[Start of Attachment]

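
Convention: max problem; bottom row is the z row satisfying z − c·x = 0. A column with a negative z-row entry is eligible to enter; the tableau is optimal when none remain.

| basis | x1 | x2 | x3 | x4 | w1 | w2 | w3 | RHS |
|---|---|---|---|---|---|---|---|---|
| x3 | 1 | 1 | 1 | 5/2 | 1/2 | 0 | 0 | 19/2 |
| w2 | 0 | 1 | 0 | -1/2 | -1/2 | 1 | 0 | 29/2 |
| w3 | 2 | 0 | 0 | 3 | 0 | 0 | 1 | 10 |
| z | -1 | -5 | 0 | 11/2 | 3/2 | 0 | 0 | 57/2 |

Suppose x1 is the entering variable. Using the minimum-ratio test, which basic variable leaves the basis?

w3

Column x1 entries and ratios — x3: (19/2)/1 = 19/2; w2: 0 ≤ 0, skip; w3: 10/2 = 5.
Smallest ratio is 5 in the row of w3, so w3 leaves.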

[End of Attachment]
[Start of Attachment]

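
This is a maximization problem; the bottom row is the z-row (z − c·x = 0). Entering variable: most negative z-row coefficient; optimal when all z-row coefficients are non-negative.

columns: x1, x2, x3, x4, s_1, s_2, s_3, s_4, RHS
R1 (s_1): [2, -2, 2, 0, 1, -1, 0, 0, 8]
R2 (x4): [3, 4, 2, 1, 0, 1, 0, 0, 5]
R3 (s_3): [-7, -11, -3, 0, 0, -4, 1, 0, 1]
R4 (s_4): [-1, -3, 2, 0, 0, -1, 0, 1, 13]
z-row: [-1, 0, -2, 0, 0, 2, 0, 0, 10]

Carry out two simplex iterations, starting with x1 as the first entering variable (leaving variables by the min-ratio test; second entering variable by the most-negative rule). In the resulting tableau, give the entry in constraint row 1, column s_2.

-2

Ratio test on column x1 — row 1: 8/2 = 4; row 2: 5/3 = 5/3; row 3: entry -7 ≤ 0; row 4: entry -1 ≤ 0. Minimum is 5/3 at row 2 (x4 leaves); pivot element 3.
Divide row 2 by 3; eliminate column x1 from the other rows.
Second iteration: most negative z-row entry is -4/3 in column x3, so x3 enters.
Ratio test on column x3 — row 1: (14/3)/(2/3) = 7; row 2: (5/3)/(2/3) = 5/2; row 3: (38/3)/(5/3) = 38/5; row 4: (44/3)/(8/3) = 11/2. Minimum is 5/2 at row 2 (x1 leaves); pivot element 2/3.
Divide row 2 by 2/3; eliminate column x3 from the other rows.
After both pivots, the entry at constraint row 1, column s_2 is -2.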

[End of Attachment]

WORK INSTRUCTIONS —
The expected answer is a copy of every line in the entries that holds the word "optimal".

ANSWER FOR THIS EXERCISE —
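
Convention: max problem; bottom row is the z row satisfying z − c·x = 0. A column with a negative z-row entry is eligible to enter; the tableau is optimal when none remain.
This is a maximization problem; the bottom row is the z-row (z − c·x = 0). Entering variable: most negative z-row coefficient; optimal when all z-row coefficients are non-negative.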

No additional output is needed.